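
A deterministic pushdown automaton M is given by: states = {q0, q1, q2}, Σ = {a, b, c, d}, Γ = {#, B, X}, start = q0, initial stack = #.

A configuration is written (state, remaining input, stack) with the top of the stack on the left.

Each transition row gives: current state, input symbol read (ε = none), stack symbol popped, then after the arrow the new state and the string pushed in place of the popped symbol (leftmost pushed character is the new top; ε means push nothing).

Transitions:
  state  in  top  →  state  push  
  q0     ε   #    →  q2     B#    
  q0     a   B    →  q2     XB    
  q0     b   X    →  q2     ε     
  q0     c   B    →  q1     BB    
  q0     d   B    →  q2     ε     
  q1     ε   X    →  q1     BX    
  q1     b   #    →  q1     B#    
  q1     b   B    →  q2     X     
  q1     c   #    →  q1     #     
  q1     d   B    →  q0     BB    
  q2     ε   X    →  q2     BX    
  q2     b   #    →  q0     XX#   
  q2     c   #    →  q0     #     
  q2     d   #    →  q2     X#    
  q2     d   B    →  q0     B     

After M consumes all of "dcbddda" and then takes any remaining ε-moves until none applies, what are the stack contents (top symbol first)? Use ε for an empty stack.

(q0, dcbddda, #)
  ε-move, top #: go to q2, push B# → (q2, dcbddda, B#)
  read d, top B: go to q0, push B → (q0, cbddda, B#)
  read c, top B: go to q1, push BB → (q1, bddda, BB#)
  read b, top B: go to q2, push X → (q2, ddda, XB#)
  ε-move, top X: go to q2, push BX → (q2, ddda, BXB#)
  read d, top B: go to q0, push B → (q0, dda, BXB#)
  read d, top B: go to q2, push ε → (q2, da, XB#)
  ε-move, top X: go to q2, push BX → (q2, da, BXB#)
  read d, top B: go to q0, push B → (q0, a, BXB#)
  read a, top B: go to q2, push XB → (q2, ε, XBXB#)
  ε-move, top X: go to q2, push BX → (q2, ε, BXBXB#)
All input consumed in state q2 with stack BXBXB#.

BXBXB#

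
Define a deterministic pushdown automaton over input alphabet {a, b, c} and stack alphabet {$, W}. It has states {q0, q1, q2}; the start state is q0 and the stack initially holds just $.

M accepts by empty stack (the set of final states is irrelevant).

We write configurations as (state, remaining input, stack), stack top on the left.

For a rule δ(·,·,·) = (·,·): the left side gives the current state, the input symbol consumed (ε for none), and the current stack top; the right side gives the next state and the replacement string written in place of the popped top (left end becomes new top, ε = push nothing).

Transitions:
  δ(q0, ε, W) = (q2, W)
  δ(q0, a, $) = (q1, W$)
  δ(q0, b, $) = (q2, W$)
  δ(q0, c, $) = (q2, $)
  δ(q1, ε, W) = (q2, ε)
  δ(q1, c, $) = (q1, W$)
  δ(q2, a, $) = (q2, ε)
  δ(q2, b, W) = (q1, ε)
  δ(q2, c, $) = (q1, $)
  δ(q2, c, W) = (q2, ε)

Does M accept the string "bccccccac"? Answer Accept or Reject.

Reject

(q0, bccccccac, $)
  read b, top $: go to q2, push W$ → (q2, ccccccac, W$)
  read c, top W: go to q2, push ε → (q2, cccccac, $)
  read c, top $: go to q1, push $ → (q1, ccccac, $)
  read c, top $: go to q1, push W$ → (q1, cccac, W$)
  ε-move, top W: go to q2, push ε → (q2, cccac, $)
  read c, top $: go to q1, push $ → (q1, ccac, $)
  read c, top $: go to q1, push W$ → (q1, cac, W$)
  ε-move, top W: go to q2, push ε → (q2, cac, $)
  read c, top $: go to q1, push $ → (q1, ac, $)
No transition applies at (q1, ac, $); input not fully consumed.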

...

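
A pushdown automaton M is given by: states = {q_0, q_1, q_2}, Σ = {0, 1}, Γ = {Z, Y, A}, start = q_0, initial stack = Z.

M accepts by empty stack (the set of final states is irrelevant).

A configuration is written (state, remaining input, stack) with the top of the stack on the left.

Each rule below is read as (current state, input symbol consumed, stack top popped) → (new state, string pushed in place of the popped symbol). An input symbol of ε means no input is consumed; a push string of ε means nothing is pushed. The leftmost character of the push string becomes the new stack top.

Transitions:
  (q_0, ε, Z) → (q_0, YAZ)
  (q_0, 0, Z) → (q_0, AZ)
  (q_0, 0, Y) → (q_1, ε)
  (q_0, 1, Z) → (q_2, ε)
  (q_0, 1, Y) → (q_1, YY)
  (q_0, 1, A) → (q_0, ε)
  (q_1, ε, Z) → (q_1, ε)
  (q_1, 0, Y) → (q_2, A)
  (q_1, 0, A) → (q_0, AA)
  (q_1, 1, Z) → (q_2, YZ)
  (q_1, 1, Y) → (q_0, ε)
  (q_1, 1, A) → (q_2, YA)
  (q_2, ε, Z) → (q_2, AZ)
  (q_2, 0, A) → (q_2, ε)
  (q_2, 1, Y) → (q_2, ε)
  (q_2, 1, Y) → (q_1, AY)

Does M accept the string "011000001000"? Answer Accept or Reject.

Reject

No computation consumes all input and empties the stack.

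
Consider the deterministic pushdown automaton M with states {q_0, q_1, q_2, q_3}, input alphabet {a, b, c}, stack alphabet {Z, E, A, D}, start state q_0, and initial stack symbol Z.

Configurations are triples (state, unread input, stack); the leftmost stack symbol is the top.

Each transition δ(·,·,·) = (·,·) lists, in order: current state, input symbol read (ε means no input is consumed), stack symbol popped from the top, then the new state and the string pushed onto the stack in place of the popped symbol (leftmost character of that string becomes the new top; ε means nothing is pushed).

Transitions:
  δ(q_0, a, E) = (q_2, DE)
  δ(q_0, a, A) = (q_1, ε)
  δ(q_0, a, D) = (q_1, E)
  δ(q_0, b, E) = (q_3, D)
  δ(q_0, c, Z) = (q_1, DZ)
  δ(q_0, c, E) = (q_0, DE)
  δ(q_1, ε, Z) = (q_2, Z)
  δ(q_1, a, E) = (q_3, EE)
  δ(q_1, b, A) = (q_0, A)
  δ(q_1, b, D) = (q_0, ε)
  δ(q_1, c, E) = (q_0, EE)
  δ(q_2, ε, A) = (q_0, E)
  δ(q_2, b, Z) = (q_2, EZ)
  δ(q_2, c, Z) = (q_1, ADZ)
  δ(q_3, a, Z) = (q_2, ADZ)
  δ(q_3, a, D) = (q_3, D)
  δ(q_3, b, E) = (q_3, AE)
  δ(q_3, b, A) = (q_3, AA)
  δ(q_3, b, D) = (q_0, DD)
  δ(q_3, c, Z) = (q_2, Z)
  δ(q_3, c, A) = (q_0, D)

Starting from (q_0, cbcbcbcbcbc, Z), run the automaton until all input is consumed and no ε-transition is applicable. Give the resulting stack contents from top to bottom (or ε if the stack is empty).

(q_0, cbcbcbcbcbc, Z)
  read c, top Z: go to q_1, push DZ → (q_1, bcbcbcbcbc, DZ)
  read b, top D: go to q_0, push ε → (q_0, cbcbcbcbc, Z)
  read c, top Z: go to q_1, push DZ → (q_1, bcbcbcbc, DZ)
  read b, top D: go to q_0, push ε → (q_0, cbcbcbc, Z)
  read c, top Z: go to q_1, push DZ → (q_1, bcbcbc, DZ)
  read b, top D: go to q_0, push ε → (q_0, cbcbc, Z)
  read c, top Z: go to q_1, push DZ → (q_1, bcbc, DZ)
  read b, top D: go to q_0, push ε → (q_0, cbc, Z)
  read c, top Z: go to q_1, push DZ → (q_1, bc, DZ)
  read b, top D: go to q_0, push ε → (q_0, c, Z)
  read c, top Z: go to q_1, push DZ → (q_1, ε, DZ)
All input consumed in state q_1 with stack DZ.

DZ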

--

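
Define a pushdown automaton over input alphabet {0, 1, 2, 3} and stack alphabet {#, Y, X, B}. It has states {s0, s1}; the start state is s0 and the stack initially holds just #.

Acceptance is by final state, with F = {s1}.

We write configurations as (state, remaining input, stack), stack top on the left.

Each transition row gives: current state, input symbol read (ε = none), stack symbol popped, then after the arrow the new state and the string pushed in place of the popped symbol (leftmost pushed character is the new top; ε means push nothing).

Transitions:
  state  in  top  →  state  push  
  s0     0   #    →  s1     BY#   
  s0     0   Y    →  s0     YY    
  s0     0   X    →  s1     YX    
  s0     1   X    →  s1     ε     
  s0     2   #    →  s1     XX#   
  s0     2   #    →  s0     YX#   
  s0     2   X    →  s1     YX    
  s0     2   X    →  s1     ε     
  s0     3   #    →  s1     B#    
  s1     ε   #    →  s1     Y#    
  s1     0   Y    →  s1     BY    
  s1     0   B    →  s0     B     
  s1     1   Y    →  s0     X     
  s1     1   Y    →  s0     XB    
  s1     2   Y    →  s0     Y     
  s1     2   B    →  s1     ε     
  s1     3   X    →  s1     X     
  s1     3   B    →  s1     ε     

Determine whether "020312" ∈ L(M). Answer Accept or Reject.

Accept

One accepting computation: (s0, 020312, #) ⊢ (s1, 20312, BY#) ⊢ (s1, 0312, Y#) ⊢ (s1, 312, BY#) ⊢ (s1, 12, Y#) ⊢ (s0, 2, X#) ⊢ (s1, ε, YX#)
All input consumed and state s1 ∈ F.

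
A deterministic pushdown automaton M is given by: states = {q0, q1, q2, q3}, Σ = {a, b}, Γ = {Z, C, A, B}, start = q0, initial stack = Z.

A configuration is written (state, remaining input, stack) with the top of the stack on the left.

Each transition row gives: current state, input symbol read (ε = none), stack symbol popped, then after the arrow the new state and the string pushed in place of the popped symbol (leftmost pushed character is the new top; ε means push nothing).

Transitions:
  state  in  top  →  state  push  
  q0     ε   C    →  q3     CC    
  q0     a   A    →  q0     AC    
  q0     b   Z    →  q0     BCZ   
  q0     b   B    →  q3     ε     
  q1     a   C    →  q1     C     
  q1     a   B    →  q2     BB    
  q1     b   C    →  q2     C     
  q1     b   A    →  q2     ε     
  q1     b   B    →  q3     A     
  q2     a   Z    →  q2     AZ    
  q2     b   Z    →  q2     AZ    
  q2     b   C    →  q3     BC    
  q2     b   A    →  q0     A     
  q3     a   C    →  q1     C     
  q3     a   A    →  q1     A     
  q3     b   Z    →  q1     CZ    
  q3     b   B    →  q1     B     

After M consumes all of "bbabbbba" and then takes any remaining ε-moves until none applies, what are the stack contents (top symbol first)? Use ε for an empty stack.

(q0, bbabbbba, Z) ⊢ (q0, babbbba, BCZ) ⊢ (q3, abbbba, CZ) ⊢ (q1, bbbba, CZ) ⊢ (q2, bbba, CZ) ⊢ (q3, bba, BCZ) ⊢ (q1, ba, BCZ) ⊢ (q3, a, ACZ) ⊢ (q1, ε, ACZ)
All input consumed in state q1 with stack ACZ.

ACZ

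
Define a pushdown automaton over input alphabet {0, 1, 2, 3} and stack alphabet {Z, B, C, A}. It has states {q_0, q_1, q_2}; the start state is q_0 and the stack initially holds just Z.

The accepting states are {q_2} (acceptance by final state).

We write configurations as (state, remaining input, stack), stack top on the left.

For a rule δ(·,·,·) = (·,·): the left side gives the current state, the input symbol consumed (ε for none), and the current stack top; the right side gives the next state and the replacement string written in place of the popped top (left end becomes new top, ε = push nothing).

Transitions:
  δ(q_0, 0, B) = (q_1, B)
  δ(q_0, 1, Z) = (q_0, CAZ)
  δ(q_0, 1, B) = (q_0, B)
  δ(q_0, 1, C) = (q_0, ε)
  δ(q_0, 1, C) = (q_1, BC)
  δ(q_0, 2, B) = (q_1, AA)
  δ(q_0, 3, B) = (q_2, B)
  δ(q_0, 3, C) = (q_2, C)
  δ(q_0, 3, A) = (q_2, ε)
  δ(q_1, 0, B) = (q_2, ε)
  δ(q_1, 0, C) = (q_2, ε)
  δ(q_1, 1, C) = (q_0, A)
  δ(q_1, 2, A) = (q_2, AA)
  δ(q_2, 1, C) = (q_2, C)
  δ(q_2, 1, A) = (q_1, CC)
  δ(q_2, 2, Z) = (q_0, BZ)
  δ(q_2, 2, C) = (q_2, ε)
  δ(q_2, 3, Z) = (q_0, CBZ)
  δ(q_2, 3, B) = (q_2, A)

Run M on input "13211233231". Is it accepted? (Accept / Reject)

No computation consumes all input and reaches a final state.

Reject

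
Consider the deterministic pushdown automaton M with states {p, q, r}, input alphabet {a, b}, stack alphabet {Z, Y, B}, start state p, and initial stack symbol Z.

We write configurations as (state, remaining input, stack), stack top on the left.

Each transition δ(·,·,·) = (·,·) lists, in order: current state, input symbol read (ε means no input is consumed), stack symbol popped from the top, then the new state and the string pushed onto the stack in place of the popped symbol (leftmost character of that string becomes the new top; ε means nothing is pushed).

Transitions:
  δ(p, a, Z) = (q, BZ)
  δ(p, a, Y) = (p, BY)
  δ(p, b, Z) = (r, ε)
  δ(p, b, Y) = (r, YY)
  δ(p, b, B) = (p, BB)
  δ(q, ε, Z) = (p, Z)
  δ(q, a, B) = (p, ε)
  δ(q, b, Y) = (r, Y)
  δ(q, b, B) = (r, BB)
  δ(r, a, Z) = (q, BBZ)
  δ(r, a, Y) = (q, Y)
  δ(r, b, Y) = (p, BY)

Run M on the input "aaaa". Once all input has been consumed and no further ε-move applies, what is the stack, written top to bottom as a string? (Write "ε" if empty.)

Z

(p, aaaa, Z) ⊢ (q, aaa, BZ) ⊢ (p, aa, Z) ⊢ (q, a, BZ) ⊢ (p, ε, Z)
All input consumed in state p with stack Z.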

--- Problem to work on ---
Filter the entries down to the lines with the word "given" in them.

--- Solution to the problem ---
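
A deterministic pushdown automaton M is given by: states = {q0, q1, q2}, Σ = {a, b, c, d}, Γ = {#, B, X}, start = q0, initial stack = #.
A pushdown automaton M is given by: states = {q_0, q_1, q_2}, Σ = {0, 1}, Γ = {Z, Y, A}, start = q_0, initial stack = Z.
A deterministic pushdown automaton M is given by: states = {q0, q1, q2, q3}, Σ = {a, b}, Γ = {Z, C, A, B}, start = q0, initial stack = Z.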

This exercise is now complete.